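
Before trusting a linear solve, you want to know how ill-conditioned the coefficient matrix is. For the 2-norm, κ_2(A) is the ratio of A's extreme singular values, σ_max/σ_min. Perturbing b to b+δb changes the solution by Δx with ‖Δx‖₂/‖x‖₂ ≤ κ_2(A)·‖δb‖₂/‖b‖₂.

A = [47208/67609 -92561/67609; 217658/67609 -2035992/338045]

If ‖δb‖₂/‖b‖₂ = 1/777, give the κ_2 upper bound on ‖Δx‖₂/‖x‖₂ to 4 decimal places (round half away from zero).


0.3121

M = AᵀA = [29508388/2719201 -276619896/13596005; -276619896/13596005 2593368169/67980025]. tr(M)=11526221/235225, det(M)=9604/235225
char-poly roots: 49 and 196/235225
σ_max=√49=7, σ_min=√(196/235225)=(14/485) → κ = 242.5000
worst-case relative error ≤ 242.5000 × 1/777 = 0.3121


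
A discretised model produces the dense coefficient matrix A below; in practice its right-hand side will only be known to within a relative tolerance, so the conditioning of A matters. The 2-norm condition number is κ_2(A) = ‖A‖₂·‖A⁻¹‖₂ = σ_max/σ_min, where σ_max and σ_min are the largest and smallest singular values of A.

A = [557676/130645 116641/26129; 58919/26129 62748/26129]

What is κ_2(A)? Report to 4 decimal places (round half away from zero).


265.0000

AᵀA = [1376431609/59059225 289041984/11811845; 289041984/11811845 60700465/2362369]; tr = 3441074/70225, det = 2401/70225
char-poly roots: 49 and 49/70225
σ_max=√49=7, σ_min=√(49/70225)=(7/265) → κ = 265.0000


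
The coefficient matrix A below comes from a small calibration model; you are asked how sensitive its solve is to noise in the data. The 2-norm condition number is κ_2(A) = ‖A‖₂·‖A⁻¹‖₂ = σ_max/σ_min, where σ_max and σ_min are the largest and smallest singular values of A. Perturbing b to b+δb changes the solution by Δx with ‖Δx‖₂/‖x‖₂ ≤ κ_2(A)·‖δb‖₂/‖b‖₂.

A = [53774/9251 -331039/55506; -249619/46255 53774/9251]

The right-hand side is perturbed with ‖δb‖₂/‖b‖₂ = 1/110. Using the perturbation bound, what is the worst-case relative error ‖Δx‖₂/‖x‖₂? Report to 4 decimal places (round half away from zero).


0.7500

M = AᵀA = [160048421/2544025 -100799363/1526415; -100799363/1526415 254085577/3663396]. tr(M)=14404141/108900, det(M)=279841/108900
char-poly roots: 529/4 and 529/27225
κ = σ_max/σ_min = (23/2)/(23/165) = 82.5000
bound on ‖Δx‖/‖x‖: κ·ε = 82.5000·1/110 = 0.7500


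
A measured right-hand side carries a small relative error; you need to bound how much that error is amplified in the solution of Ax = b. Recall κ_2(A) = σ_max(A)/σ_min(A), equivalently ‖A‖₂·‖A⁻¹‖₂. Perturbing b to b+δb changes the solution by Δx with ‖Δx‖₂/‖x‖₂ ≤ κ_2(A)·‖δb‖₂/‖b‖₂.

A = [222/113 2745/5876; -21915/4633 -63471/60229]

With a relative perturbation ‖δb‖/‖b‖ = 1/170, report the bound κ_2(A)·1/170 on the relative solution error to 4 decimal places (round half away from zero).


1.1632

AᵀA = [563113629/21464689 253394325/42929378; 253394325/42929378 456351849/343435024]; tr = 5631273/204304, det = 3969/204304
solving λ² − 5631273/204304·λ + 3969/204304 = 0 gives λ = 441/16, 9/12769
σ_max=√(441/16)=(21/4), σ_min=√(9/12769)=(3/113) → κ = 197.7500
perturbation bound = 197.7500·1/170 = 1.1632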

==============================

◆ Task statement ◆
Print the full listing again, word for word.

◆ Your solution ◆
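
Before trusting a linear solve, you want to know how ill-conditioned the coefficient matrix is. For the 2-norm, κ_2(A) is the ratio of A's extreme singular values, σ_max/σ_min. Perturbing b to b+δb changes the solution by Δx with ‖Δx‖₂/‖x‖₂ ≤ κ_2(A)·‖δb‖₂/‖b‖₂.

A = [47208/67609 -92561/67609; 217658/67609 -2035992/338045]

If ‖δb‖₂/‖b‖₂ = 1/777, give the κ_2 upper bound on ‖Δx‖₂/‖x‖₂ to 4 decimal places (round half away from zero).


0.3121

M = AᵀA = [29508388/2719201 -276619896/13596005; -276619896/13596005 2593368169/67980025]. tr(M)=11526221/235225, det(M)=9604/235225
char-poly roots: 49 and 196/235225
σ_max=√49=7, σ_min=√(196/235225)=(14/485) → κ = 242.5000
worst-case relative error ≤ 242.5000 × 1/777 = 0.3121


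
A discretised model produces the dense coefficient matrix A below; in practice its right-hand side will only be known to within a relative tolerance, so the conditioning of A matters. The 2-norm condition number is κ_2(A) = ‖A‖₂·‖A⁻¹‖₂ = σ_max/σ_min, where σ_max and σ_min are the largest and smallest singular values of A.

A = [557676/130645 116641/26129; 58919/26129 62748/26129]

What is κ_2(A)? Report to 4 decimal places (round half away from zero).


265.0000

AᵀA = [1376431609/59059225 289041984/11811845; 289041984/11811845 60700465/2362369]; tr = 3441074/70225, det = 2401/70225
char-poly roots: 49 and 49/70225
σ_max=√49=7, σ_min=√(49/70225)=(7/265) → κ = 265.0000


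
The coefficient matrix A below comes from a small calibration model; you are asked how sensitive its solve is to noise in the data. The 2-norm condition number is κ_2(A) = ‖A‖₂·‖A⁻¹‖₂ = σ_max/σ_min, where σ_max and σ_min are the largest and smallest singular values of A. Perturbing b to b+δb changes the solution by Δx with ‖Δx‖₂/‖x‖₂ ≤ κ_2(A)·‖δb‖₂/‖b‖₂.

A = [53774/9251 -331039/55506; -249619/46255 53774/9251]

The right-hand side is perturbed with ‖δb‖₂/‖b‖₂ = 1/110. Using the perturbation bound, what is the worst-case relative error ‖Δx‖₂/‖x‖₂? Report to 4 decimal places (round half away from zero).


0.7500

M = AᵀA = [160048421/2544025 -100799363/1526415; -100799363/1526415 254085577/3663396]. tr(M)=14404141/108900, det(M)=279841/108900
char-poly roots: 529/4 and 529/27225
κ = σ_max/σ_min = (23/2)/(23/165) = 82.5000
bound on ‖Δx‖/‖x‖: κ·ε = 82.5000·1/110 = 0.7500


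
A measured right-hand side carries a small relative error; you need to bound how much that error is amplified in the solution of Ax = b. Recall κ_2(A) = σ_max(A)/σ_min(A), equivalently ‖A‖₂·‖A⁻¹‖₂. Perturbing b to b+δb changes the solution by Δx with ‖Δx‖₂/‖x‖₂ ≤ κ_2(A)·‖δb‖₂/‖b‖₂.

A = [222/113 2745/5876; -21915/4633 -63471/60229]

With a relative perturbation ‖δb‖/‖b‖ = 1/170, report the bound κ_2(A)·1/170 on the relative solution error to 4 decimal places (round half away from zero).


1.1632

AᵀA = [563113629/21464689 253394325/42929378; 253394325/42929378 456351849/343435024]; tr = 5631273/204304, det = 3969/204304
solving λ² − 5631273/204304·λ + 3969/204304 = 0 gives λ = 441/16, 9/12769
σ_max=√(441/16)=(21/4), σ_min=√(9/12769)=(3/113) → κ = 197.7500
perturbation bound = 197.7500·1/170 = 1.1632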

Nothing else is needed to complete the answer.